TASK GOAL: In full and word for word, give the records again.

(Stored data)
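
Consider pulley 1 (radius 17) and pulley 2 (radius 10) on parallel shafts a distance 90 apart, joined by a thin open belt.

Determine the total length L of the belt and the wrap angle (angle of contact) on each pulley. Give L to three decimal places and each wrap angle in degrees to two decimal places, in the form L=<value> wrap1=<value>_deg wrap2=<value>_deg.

L=265.368 wrap1=188.92_deg wrap2=171.08_deg

open belt: β = asin((r2−r1)/C) = asin(-7/90) = -4.4608°
wrap1 = π − 2β = 188.9217°
wrap2 = π + 2β = 171.0783°
tangent length = C·cosβ = 89.7274
L = r1·wrap1 + r2·wrap2 + 2·C·cosβ = 17·3.2973 + 10·2.9859 + 2·89.7274 = 265.3677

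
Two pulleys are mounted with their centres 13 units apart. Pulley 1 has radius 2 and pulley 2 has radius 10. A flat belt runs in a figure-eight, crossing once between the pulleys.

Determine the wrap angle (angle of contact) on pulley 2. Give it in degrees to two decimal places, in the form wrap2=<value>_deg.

crossed belt: β = asin((r1+r2)/C) = asin(12/13) = 67.3801°
wrap1 = wrap2 = π + 2β = 314.7603°

wrap2=314.76_deg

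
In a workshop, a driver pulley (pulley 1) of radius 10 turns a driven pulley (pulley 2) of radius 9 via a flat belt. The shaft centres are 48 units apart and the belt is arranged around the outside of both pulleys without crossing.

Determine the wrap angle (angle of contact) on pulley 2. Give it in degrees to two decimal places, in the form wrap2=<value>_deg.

wrap2=177.61_deg

open belt: β = asin((r2−r1)/C) = asin(-1/48) = -1.1937°
wrap1 = π − 2β = 182.3875°
wrap2 = π + 2β = 177.6125°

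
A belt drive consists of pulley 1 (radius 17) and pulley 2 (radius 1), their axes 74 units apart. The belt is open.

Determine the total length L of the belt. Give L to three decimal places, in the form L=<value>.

open belt: β = asin((r2−r1)/C) = asin(-16/74) = -12.4869°
wrap1 = π − 2β = 204.9738°
wrap2 = π + 2β = 155.0262°
tangent length = C·cosβ = 72.2496
L = r1·wrap1 + r2·wrap2 + 2·C·cosβ = 17·3.5775 + 1·2.7057 + 2·72.2496 = 208.0218

L=208.022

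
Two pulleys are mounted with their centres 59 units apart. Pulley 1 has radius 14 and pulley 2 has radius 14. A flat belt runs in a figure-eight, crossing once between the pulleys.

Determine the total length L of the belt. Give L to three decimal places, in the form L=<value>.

L=219.521

crossed belt: β = asin((r1+r2)/C) = asin(28/59) = 28.3318°
wrap1 = wrap2 = π + 2β = 236.6635°
tangent length = C·cosβ = 51.9326
L = (r1+r2)·wrap + 2·C·cosβ = 28·4.1306 + 2·51.9326 = 219.5209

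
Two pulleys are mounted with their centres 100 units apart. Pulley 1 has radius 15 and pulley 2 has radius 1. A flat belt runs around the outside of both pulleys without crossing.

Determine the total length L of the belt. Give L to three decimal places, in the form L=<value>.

open belt: β = asin((r2−r1)/C) = asin(-14/100) = -8.0478°
wrap1 = π − 2β = 196.0957°
wrap2 = π + 2β = 163.9043°
tangent length = C·cosβ = 99.0152
L = r1·wrap1 + r2·wrap2 + 2·C·cosβ = 15·3.4225 + 1·2.8607 + 2·99.0152 = 252.2287

L=252.229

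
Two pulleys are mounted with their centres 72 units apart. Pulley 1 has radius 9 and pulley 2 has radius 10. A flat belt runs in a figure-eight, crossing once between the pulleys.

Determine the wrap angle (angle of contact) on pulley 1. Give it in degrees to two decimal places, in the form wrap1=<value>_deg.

wrap1=210.60_deg

crossed belt: β = asin((r1+r2)/C) = asin(19/72) = 15.3009°
wrap1 = wrap2 = π + 2β = 210.6019°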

RESULT FOR THIS EXERCISE:
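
Consider pulley 1 (radius 17) and pulley 2 (radius 10) on parallel shafts a distance 90 apart, joined by a thin open belt.

Determine the total length L of the belt and the wrap angle (angle of contact) on each pulley. Give L to three decimal places and each wrap angle in degrees to two decimal places, in the form L=<value> wrap1=<value>_deg wrap2=<value>_deg.

L=265.368 wrap1=188.92_deg wrap2=171.08_deg

open belt: β = asin((r2−r1)/C) = asin(-7/90) = -4.4608°
wrap1 = π − 2β = 188.9217°
wrap2 = π + 2β = 171.0783°
tangent length = C·cosβ = 89.7274
L = r1·wrap1 + r2·wrap2 + 2·C·cosβ = 17·3.2973 + 10·2.9859 + 2·89.7274 = 265.3677

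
Two pulleys are mounted with their centres 13 units apart. Pulley 1 has radius 2 and pulley 2 has radius 10. A flat belt runs in a figure-eight, crossing once between the pulleys.

Determine the wrap angle (angle of contact) on pulley 2. Give it in degrees to two decimal places, in the form wrap2=<value>_deg.

crossed belt: β = asin((r1+r2)/C) = asin(12/13) = 67.3801°
wrap1 = wrap2 = π + 2β = 314.7603°

wrap2=314.76_deg

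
In a workshop, a driver pulley (pulley 1) of radius 10 turns a driven pulley (pulley 2) of radius 9 via a flat belt. The shaft centres are 48 units apart and the belt is arranged around the outside of both pulleys without crossing.

Determine the wrap angle (angle of contact) on pulley 2. Give it in degrees to two decimal places, in the form wrap2=<value>_deg.

wrap2=177.61_deg

open belt: β = asin((r2−r1)/C) = asin(-1/48) = -1.1937°
wrap1 = π − 2β = 182.3875°
wrap2 = π + 2β = 177.6125°

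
A belt drive consists of pulley 1 (radius 17) and pulley 2 (radius 1), their axes 74 units apart. The belt is open.

Determine the total length L of the belt. Give L to three decimal places, in the form L=<value>.

open belt: β = asin((r2−r1)/C) = asin(-16/74) = -12.4869°
wrap1 = π − 2β = 204.9738°
wrap2 = π + 2β = 155.0262°
tangent length = C·cosβ = 72.2496
L = r1·wrap1 + r2·wrap2 + 2·C·cosβ = 17·3.5775 + 1·2.7057 + 2·72.2496 = 208.0218

L=208.022

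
Two pulleys are mounted with their centres 59 units apart. Pulley 1 has radius 14 and pulley 2 has radius 14. A flat belt runs in a figure-eight, crossing once between the pulleys.

Determine the total length L of the belt. Give L to three decimal places, in the form L=<value>.

L=219.521

crossed belt: β = asin((r1+r2)/C) = asin(28/59) = 28.3318°
wrap1 = wrap2 = π + 2β = 236.6635°
tangent length = C·cosβ = 51.9326
L = (r1+r2)·wrap + 2·C·cosβ = 28·4.1306 + 2·51.9326 = 219.5209

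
Two pulleys are mounted with their centres 100 units apart. Pulley 1 has radius 15 and pulley 2 has radius 1. A flat belt runs around the outside of both pulleys without crossing.

Determine the total length L of the belt. Give L to three decimal places, in the form L=<value>.

open belt: β = asin((r2−r1)/C) = asin(-14/100) = -8.0478°
wrap1 = π − 2β = 196.0957°
wrap2 = π + 2β = 163.9043°
tangent length = C·cosβ = 99.0152
L = r1·wrap1 + r2·wrap2 + 2·C·cosβ = 15·3.4225 + 1·2.8607 + 2·99.0152 = 252.2287

L=252.229

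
Two pulleys are mounted with their centres 72 units apart. Pulley 1 has radius 9 and pulley 2 has radius 10. A flat belt runs in a figure-eight, crossing once between the pulleys.

Determine the wrap angle (angle of contact) on pulley 1. Give it in degrees to two decimal places, in the form wrap1=<value>_deg.

wrap1=210.60_deg

crossed belt: β = asin((r1+r2)/C) = asin(19/72) = 15.3009°
wrap1 = wrap2 = π + 2β = 210.6019°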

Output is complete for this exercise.